[Dataset records — start]

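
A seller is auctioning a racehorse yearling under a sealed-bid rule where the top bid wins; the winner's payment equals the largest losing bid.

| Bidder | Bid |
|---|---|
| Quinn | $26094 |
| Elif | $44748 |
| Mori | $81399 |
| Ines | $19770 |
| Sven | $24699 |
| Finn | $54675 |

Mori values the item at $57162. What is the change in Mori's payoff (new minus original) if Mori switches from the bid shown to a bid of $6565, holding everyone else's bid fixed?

−$2487

The highest bid among the other bidders is $54675; Mori's bid doesn't change that.
Original bid $81399: Mori is highest, pays the top rival bid $54675; payoff $57162 − $54675 = $2487.
Alternative bid $6565: Mori is not highest (top rival bid is $54675); payoff $0.
Change in payoff = $0 − ($2487) = −$2487.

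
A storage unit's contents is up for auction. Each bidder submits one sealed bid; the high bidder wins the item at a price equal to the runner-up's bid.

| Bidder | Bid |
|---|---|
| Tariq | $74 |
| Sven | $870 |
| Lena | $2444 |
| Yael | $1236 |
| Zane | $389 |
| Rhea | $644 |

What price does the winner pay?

Highest bid: Lena at $2444, so Lena wins.
Second-highest bid: Yael at $1236 — that is the price the winner pays.

$1236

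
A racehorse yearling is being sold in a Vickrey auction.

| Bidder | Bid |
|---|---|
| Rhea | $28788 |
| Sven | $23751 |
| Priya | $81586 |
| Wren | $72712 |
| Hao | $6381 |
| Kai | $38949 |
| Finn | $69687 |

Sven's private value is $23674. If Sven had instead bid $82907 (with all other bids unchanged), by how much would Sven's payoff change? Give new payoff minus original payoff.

The highest bid among the other bidders is $81586; Sven's bid doesn't change that.
Original bid $23751: Sven is not highest (top rival bid is $81586); payoff $0.
Alternative bid $82907: Sven is highest, pays the top rival bid $81586; payoff $23674 − $81586 = −$57912.
Change in payoff = −$57912 − ($0) = −$57912.

−$57912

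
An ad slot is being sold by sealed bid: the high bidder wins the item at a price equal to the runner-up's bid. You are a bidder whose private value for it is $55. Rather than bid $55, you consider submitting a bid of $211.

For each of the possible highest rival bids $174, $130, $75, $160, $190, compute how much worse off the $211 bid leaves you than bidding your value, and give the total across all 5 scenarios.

$454

The deviation costs you only when the competing bid falls strictly between $55 and $211; elsewhere both bids give the same outcome.
$174: truthful payoff $0, deviation payoff −$119 → loss $119.
$130: truthful payoff $0, deviation payoff −$75 → loss $75.
$75: truthful payoff $0, deviation payoff −$20 → loss $20.
$160: truthful payoff $0, deviation payoff −$105 → loss $105.
$190: truthful payoff $0, deviation payoff −$135 → loss $135.
Total loss = $119 + $75 + $20 + $105 + $135 = $454.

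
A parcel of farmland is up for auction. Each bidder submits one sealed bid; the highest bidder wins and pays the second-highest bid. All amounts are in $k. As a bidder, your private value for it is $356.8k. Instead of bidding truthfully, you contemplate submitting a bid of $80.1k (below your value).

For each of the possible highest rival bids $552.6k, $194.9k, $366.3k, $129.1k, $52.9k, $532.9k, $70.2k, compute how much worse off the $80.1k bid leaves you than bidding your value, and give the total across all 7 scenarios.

The deviation costs you only when the competing bid falls strictly between $80.1k and $356.8k; elsewhere both bids give the same outcome.
$552.6k: outcomes coincide → loss $0k.
$194.9k: truthful payoff $161.9k, deviation payoff $0k → loss $161.9k.
$366.3k: outcomes coincide → loss $0k.
$129.1k: truthful payoff $227.7k, deviation payoff $0k → loss $227.7k.
$52.9k: outcomes coincide → loss $0k.
$532.9k: outcomes coincide → loss $0k.
$70.2k: outcomes coincide → loss $0k.
Total loss = $161.9k + $227.7k = $389.6k.
Truthful bidding weakly dominates here: raising your bid can only win items priced above your value, and lowering it can only forfeit items priced below.

$389.6k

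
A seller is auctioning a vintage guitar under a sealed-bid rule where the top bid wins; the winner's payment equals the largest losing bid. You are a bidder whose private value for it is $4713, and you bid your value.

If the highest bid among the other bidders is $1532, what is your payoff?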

[Dataset records — finish]

__Work task__. There is a run of lines above from the one with "Rhea | $28788 |" to the one with "Finn | $69687 |"; print exactly that run, both ends included, and nothing else.

__Exercise result__.
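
| Rhea | $28788 |
| Sven | $23751 |
| Priya | $81586 |
| Wren | $72712 |
| Hao | $6381 |
| Kai | $38949 |
| Finn | $69687 |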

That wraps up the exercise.